Your task ::
Both the line below containing "190 246 233" and the line containing "set_z_scale(z = 1.462 mm at gray 255)", along with every line between them, should be repeated exactly; no other line belongs in the answer.

Given information ::
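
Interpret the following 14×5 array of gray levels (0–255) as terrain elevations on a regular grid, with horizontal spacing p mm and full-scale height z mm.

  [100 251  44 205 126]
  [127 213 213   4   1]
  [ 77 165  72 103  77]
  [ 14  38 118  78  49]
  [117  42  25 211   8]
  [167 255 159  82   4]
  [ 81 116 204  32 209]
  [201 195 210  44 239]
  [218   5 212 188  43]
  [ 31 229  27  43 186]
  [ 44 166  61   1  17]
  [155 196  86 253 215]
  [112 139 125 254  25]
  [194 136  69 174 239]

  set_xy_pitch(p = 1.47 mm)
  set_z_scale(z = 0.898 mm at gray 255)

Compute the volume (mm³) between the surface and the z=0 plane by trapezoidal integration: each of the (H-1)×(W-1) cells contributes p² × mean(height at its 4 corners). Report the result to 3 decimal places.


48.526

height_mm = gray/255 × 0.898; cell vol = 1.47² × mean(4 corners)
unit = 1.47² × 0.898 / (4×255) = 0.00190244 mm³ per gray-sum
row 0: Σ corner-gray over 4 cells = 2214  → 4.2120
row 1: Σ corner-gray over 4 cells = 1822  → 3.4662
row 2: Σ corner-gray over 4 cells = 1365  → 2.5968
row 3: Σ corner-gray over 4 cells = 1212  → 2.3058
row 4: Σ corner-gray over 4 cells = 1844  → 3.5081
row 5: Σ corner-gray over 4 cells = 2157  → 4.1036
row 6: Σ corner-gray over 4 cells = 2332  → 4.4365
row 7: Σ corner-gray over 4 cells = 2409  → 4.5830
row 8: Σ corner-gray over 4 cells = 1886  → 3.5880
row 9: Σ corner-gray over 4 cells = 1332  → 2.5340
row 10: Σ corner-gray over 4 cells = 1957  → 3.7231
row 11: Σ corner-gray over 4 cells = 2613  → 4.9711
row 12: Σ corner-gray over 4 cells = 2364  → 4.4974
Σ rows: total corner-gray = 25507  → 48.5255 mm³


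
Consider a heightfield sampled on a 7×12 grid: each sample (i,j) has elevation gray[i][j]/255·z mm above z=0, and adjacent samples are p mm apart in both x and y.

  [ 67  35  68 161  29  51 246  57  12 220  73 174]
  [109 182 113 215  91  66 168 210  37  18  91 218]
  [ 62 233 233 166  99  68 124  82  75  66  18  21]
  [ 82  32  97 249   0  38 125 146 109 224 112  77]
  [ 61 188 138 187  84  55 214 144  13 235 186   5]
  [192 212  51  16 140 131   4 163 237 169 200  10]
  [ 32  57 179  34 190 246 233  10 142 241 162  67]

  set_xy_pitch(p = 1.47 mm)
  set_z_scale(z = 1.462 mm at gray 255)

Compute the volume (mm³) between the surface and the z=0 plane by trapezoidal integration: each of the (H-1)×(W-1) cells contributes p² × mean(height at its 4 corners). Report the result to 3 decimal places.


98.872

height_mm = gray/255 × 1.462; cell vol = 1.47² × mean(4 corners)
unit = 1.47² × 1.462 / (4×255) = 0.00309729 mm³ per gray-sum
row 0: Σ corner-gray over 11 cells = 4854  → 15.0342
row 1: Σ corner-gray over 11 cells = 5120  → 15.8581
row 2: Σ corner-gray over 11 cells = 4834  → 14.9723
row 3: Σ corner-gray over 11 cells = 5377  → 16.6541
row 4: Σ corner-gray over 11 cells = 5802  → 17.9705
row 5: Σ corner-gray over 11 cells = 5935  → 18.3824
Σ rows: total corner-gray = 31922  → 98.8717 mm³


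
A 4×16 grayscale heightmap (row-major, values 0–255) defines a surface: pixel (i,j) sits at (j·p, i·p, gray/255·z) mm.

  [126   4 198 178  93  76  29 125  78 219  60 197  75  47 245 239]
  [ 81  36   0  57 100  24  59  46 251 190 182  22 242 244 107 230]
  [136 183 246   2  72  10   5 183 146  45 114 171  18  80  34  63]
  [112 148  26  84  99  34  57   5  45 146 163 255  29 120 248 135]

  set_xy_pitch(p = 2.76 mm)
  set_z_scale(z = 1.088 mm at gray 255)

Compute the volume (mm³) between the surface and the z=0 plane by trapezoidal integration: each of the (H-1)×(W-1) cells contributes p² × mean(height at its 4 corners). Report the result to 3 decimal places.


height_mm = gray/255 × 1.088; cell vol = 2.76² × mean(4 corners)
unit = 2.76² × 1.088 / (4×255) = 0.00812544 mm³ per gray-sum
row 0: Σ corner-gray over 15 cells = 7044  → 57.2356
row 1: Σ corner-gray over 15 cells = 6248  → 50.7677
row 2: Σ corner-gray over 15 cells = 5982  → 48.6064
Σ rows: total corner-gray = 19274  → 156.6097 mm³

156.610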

...

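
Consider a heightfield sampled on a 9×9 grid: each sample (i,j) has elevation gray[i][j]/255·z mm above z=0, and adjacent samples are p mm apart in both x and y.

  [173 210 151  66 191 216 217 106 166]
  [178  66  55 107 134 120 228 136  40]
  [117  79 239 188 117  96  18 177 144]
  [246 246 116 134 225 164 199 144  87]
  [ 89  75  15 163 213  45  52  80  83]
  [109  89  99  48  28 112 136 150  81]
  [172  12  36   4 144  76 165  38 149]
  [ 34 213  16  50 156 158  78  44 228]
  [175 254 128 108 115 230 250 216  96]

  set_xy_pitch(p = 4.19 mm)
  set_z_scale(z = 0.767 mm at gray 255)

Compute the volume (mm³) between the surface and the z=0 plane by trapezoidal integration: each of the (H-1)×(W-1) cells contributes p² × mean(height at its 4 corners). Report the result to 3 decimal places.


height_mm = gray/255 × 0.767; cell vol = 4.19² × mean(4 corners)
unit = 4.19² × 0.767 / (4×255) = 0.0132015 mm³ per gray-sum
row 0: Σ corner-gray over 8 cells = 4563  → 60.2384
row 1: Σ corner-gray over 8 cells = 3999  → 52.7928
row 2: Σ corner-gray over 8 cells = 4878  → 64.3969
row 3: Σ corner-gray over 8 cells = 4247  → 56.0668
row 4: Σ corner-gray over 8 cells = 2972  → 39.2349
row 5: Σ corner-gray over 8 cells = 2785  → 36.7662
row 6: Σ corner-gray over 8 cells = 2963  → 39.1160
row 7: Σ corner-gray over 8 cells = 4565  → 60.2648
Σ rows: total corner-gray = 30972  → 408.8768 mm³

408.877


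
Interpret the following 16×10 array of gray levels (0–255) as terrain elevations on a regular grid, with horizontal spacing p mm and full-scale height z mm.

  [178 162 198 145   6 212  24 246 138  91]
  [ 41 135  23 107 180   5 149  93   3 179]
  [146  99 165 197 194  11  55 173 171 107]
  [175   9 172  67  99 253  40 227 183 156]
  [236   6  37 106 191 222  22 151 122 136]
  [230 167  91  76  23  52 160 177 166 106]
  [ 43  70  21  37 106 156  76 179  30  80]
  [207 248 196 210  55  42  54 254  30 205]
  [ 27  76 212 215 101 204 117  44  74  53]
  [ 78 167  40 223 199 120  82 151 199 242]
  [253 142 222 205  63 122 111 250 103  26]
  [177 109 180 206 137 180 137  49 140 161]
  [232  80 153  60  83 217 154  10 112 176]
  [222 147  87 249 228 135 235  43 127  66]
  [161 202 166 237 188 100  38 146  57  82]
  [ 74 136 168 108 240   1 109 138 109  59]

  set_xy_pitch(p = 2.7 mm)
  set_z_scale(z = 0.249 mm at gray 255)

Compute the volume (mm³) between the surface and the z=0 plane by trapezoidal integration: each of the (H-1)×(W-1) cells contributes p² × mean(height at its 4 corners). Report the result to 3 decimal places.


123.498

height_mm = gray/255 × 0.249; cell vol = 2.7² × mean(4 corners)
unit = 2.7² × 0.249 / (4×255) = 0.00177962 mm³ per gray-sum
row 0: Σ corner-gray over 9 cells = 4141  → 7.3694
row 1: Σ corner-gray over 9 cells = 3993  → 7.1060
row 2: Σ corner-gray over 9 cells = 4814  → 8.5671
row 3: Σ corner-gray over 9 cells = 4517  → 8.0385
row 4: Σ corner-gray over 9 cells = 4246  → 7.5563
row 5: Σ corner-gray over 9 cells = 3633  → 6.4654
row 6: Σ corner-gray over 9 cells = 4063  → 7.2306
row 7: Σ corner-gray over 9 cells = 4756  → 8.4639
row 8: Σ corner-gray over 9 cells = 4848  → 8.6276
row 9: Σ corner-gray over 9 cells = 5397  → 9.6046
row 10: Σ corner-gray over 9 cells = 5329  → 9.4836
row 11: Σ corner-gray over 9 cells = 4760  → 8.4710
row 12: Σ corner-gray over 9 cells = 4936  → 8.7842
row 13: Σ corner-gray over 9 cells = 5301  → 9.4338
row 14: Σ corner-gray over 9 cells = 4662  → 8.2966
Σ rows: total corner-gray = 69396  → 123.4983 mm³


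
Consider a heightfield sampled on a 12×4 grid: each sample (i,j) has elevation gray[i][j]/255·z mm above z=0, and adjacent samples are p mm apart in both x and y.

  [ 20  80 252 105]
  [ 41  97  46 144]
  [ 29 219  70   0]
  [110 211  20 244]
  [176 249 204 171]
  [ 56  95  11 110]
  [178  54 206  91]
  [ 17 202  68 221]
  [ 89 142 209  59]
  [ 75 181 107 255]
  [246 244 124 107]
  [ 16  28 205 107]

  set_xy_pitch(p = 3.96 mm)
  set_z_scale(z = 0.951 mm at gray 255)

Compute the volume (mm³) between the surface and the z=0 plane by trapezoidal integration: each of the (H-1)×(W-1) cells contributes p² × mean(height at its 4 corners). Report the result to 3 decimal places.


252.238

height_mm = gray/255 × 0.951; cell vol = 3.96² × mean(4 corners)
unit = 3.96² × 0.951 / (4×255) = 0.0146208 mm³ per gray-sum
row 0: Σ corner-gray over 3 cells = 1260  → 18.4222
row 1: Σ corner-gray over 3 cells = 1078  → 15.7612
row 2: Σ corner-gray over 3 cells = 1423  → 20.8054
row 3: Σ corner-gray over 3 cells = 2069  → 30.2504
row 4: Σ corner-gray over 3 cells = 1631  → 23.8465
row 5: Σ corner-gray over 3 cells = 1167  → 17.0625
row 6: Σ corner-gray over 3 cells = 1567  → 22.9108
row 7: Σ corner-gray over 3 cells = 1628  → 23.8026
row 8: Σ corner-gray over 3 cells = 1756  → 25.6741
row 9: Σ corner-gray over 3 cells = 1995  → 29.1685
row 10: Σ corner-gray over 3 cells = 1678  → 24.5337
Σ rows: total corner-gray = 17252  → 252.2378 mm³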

==

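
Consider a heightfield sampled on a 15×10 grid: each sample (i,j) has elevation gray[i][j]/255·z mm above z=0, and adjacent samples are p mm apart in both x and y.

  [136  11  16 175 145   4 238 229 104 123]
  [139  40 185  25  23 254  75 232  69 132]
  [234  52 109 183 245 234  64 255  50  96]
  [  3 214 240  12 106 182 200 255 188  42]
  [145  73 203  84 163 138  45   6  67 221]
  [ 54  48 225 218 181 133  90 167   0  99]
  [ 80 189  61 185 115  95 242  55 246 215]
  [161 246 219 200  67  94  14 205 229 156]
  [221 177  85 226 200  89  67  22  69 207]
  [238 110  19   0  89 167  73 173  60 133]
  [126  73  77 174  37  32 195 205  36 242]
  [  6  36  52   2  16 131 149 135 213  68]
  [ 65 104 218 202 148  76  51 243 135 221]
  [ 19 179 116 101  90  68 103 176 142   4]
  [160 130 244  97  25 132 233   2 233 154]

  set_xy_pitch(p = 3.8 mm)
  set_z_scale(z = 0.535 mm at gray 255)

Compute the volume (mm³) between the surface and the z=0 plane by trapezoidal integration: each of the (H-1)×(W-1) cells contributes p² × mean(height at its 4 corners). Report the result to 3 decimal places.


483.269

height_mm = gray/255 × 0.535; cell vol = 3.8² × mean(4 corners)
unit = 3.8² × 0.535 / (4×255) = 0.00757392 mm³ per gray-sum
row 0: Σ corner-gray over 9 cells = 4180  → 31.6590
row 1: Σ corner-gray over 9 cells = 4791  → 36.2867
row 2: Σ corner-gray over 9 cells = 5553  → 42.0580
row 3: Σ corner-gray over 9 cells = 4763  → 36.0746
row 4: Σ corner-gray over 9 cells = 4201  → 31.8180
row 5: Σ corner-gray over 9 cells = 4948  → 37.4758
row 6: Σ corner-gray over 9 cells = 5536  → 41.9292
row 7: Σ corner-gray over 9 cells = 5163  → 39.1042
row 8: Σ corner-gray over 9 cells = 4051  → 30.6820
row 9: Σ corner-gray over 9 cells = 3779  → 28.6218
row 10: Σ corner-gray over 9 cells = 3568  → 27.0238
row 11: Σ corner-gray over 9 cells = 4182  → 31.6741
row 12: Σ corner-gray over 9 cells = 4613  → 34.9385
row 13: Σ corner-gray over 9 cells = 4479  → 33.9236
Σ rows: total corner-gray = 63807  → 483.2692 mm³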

Response to the exercise ::
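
  [ 32  57 179  34 190 246 233  10 142 241 162  67]

  set_xy_pitch(p = 1.47 mm)
  set_z_scale(z = 1.462 mm at gray 255)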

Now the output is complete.